▶ _Task item_
The whole listing needs to be returned exactly as it appears.

START Available data

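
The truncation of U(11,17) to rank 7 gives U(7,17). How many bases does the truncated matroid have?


Truncating U(11,17) to rank 7 gives U(7,17).
Bases of U(7,17) are all 7-element subsets of 17 elements.
Number of bases = (17 choose 7) = 19448.

19448


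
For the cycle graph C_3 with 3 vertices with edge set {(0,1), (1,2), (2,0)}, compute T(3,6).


T(C_3; x,y) = x + x^2 + ... + x^(2) + y.
T(3,6) = 3^1 + 3^2 + 6
= 3 + 9 + 6
= 18.

18


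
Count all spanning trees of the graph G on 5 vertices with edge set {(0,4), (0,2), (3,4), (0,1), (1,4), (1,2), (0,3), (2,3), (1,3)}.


By Kirchhoff's matrix tree theorem, the number of spanning trees equals
the determinant of any cofactor of the Laplacian matrix L.
G has 5 vertices and 9 edges.
Computing the (4 x 4) cofactor determinant gives 75.

75


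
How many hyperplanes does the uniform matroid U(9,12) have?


Hyperplanes of U(9,12) are flats of rank 8.
In a uniform matroid, these are exactly the (8)-element subsets.
Count = (12 choose 8) = 495.

495


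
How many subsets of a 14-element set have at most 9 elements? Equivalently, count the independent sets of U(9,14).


Independent sets of U(9,14) are all subsets of size <= 9.
Count = (14 choose 0) + (14 choose 1) + (14 choose 2) + (14 choose 3) + (14 choose 4) + (14 choose 5) + (14 choose 6) + (14 choose 7) + (14 choose 8) + (14 choose 9)
     = 1 + 14 + 91 + 364 + 1001 + 2002 + 3003 + 3432 + 3003 + 2002
     = 14913.

14913


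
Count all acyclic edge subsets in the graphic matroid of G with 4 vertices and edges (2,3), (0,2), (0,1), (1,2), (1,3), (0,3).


An independent set in a graphic matroid is an acyclic edge subset.
G has 4 vertices and 6 edges.
Enumerate all 2^6 = 64 subsets, checking for acyclicity.
Total independent sets = 38.

38


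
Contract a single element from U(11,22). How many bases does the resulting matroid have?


Contracting e from U(11,22) gives U(10,21).
Bases of U(10,21) = (21 choose 10) = 352716.

352716


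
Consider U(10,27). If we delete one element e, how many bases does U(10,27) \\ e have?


Deleting e from U(10,27) gives U(10,26) since n > r.
Bases of U(10,26) = (26 choose 10) = 5311735.

5311735


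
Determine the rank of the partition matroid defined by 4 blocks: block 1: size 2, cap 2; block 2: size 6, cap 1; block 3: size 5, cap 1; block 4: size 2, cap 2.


Rank of a partition matroid = sum of min(|Si|, ci) for each block.
= min(2,2) + min(6,1) + min(5,1) + min(2,2)
= 2 + 1 + 1 + 2
= 6.

6


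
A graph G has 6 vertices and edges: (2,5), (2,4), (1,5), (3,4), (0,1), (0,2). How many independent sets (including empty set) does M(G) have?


An independent set in a graphic matroid is an acyclic edge subset.
G has 6 vertices and 6 edges.
Enumerate all 2^6 = 64 subsets, checking for acyclicity.
Total independent sets = 60.

60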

END Available data

▶ _Answer to this problem_
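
The truncation of U(11,17) to rank 7 gives U(7,17). How many bases does the truncated matroid have?


Truncating U(11,17) to rank 7 gives U(7,17).
Bases of U(7,17) are all 7-element subsets of 17 elements.
Number of bases = (17 choose 7) = 19448.

19448


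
For the cycle graph C_3 with 3 vertices with edge set {(0,1), (1,2), (2,0)}, compute T(3,6).


T(C_3; x,y) = x + x^2 + ... + x^(2) + y.
T(3,6) = 3^1 + 3^2 + 6
= 3 + 9 + 6
= 18.

18


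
Count all spanning trees of the graph G on 5 vertices with edge set {(0,4), (0,2), (3,4), (0,1), (1,4), (1,2), (0,3), (2,3), (1,3)}.


By Kirchhoff's matrix tree theorem, the number of spanning trees equals
the determinant of any cofactor of the Laplacian matrix L.
G has 5 vertices and 9 edges.
Computing the (4 x 4) cofactor determinant gives 75.

75


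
How many hyperplanes does the uniform matroid U(9,12) have?


Hyperplanes of U(9,12) are flats of rank 8.
In a uniform matroid, these are exactly the (8)-element subsets.
Count = (12 choose 8) = 495.

495


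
How many subsets of a 14-element set have at most 9 elements? Equivalently, count the independent sets of U(9,14).


Independent sets of U(9,14) are all subsets of size <= 9.
Count = (14 choose 0) + (14 choose 1) + (14 choose 2) + (14 choose 3) + (14 choose 4) + (14 choose 5) + (14 choose 6) + (14 choose 7) + (14 choose 8) + (14 choose 9)
     = 1 + 14 + 91 + 364 + 1001 + 2002 + 3003 + 3432 + 3003 + 2002
     = 14913.

14913


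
Count all acyclic edge subsets in the graphic matroid of G with 4 vertices and edges (2,3), (0,2), (0,1), (1,2), (1,3), (0,3).


An independent set in a graphic matroid is an acyclic edge subset.
G has 4 vertices and 6 edges.
Enumerate all 2^6 = 64 subsets, checking for acyclicity.
Total independent sets = 38.

38


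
Contract a single element from U(11,22). How many bases does the resulting matroid have?


Contracting e from U(11,22) gives U(10,21).
Bases of U(10,21) = (21 choose 10) = 352716.

352716


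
Consider U(10,27). If we delete one element e, how many bases does U(10,27) \\ e have?


Deleting e from U(10,27) gives U(10,26) since n > r.
Bases of U(10,26) = (26 choose 10) = 5311735.

5311735


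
Determine the rank of the partition matroid defined by 4 blocks: block 1: size 2, cap 2; block 2: size 6, cap 1; block 3: size 5, cap 1; block 4: size 2, cap 2.


Rank of a partition matroid = sum of min(|Si|, ci) for each block.
= min(2,2) + min(6,1) + min(5,1) + min(2,2)
= 2 + 1 + 1 + 2
= 6.

6


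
A graph G has 6 vertices and edges: (2,5), (2,4), (1,5), (3,4), (0,1), (0,2). How many independent sets (including empty set) does M(G) have?


An independent set in a graphic matroid is an acyclic edge subset.
G has 6 vertices and 6 edges.
Enumerate all 2^6 = 64 subsets, checking for acyclicity.
Total independent sets = 60.

60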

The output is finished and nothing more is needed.